→ Problem details: Make an exact copy of every record that follows.

**** Input for this task ****

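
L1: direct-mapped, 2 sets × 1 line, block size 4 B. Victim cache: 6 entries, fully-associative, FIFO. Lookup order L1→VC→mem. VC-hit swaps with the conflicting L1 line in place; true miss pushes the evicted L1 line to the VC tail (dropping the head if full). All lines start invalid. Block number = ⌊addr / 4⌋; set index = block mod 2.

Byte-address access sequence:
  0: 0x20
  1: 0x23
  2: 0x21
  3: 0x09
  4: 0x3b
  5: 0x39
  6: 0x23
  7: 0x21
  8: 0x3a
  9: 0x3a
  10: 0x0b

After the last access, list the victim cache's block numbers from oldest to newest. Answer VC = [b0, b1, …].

  [0] addr=0x20 blk=8 s=0: MISS | VC []
  [1] addr=0x23 blk=8 s=0: L1-HIT | VC []
  [2] addr=0x21 blk=8 s=0: L1-HIT | VC []
  [3] addr=0x9 blk=2 s=0: MISS | VC [8]
  [4] addr=0x3b blk=14 s=0: MISS | VC [8, 2]
  [5] addr=0x39 blk=14 s=0: L1-HIT | VC [8, 2]
  [6] addr=0x23 blk=8 s=0: VC-HIT | VC [14, 2]
  [7] addr=0x21 blk=8 s=0: L1-HIT | VC [14, 2]
  [8] addr=0x3a blk=14 s=0: VC-HIT | VC [8, 2]
  [9] addr=0x3a blk=14 s=0: L1-HIT | VC [8, 2]
  [10] addr=0xb blk=2 s=0: VC-HIT | VC [8, 14]

VC = [8, 14]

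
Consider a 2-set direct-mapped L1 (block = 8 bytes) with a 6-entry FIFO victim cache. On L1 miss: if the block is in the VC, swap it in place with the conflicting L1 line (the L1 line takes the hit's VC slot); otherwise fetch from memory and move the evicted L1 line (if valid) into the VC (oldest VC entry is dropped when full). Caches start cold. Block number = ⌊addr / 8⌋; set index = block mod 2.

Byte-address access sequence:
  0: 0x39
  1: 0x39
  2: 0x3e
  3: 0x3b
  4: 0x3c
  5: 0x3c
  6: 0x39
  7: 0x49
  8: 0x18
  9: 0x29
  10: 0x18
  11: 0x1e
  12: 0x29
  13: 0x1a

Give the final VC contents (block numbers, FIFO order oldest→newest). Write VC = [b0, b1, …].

VC = [7, 9, 5]

#0 0x39→b7/s1 MISS; vc=[]
#1 0x39→b7/s1 L1-HIT; vc=[]
#2 0x3e→b7/s1 L1-HIT; vc=[]
#3 0x3b→b7/s1 L1-HIT; vc=[]
#4 0x3c→b7/s1 L1-HIT; vc=[]
#5 0x3c→b7/s1 L1-HIT; vc=[]
#6 0x39→b7/s1 L1-HIT; vc=[]
#7 0x49→b9/s1 MISS; vc=[7]
#8 0x18→b3/s1 MISS; vc=[7,9]
#9 0x29→b5/s1 MISS; vc=[7,9,3]
#10 0x18→b3/s1 VC-HIT; vc=[7,9,5]
#11 0x1e→b3/s1 L1-HIT; vc=[7,9,5]
#12 0x29→b5/s1 VC-HIT; vc=[7,9,3]
#13 0x1a→b3/s1 VC-HIT; vc=[7,9,5]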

****

→ Result below:
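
L1: direct-mapped, 2 sets × 1 line, block size 4 B. Victim cache: 6 entries, fully-associative, FIFO. Lookup order L1→VC→mem. VC-hit swaps with the conflicting L1 line in place; true miss pushes the evicted L1 line to the VC tail (dropping the head if full). All lines start invalid. Block number = ⌊addr / 4⌋; set index = block mod 2.

Byte-address access sequence:
  0: 0x20
  1: 0x23
  2: 0x21
  3: 0x09
  4: 0x3b
  5: 0x39
  6: 0x23
  7: 0x21
  8: 0x3a
  9: 0x3a
  10: 0x0b

After the last access, list the victim cache's block numbers from oldest to newest. Answer VC = [b0, b1, …].

  [0] addr=0x20 blk=8 s=0: MISS | VC []
  [1] addr=0x23 blk=8 s=0: L1-HIT | VC []
  [2] addr=0x21 blk=8 s=0: L1-HIT | VC []
  [3] addr=0x9 blk=2 s=0: MISS | VC [8]
  [4] addr=0x3b blk=14 s=0: MISS | VC [8, 2]
  [5] addr=0x39 blk=14 s=0: L1-HIT | VC [8, 2]
  [6] addr=0x23 blk=8 s=0: VC-HIT | VC [14, 2]
  [7] addr=0x21 blk=8 s=0: L1-HIT | VC [14, 2]
  [8] addr=0x3a blk=14 s=0: VC-HIT | VC [8, 2]
  [9] addr=0x3a blk=14 s=0: L1-HIT | VC [8, 2]
  [10] addr=0xb blk=2 s=0: VC-HIT | VC [8, 14]

VC = [8, 14]

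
Consider a 2-set direct-mapped L1 (block = 8 bytes) with a 6-entry FIFO victim cache. On L1 miss: if the block is in the VC, swap it in place with the conflicting L1 line (the L1 line takes the hit's VC slot); otherwise fetch from memory and move the evicted L1 line (if valid) into the VC (oldest VC entry is dropped when full). Caches start cold. Block number = ⌊addr / 8⌋; set index = block mod 2.

Byte-address access sequence:
  0: 0x39
  1: 0x39
  2: 0x3e
  3: 0x3b
  4: 0x3c
  5: 0x3c
  6: 0x39
  7: 0x49
  8: 0x18
  9: 0x29
  10: 0x18
  11: 0x1e
  12: 0x29
  13: 0x1a

Give the final VC contents (block numbers, FIFO order oldest→newest). Write VC = [b0, b1, …].

VC = [7, 9, 5]

#0 0x39→b7/s1 MISS; vc=[]
#1 0x39→b7/s1 L1-HIT; vc=[]
#2 0x3e→b7/s1 L1-HIT; vc=[]
#3 0x3b→b7/s1 L1-HIT; vc=[]
#4 0x3c→b7/s1 L1-HIT; vc=[]
#5 0x3c→b7/s1 L1-HIT; vc=[]
#6 0x39→b7/s1 L1-HIT; vc=[]
#7 0x49→b9/s1 MISS; vc=[7]
#8 0x18→b3/s1 MISS; vc=[7,9]
#9 0x29→b5/s1 MISS; vc=[7,9,3]
#10 0x18→b3/s1 VC-HIT; vc=[7,9,5]
#11 0x1e→b3/s1 L1-HIT; vc=[7,9,5]
#12 0x29→b5/s1 VC-HIT; vc=[7,9,3]
#13 0x1a→b3/s1 VC-HIT; vc=[7,9,5]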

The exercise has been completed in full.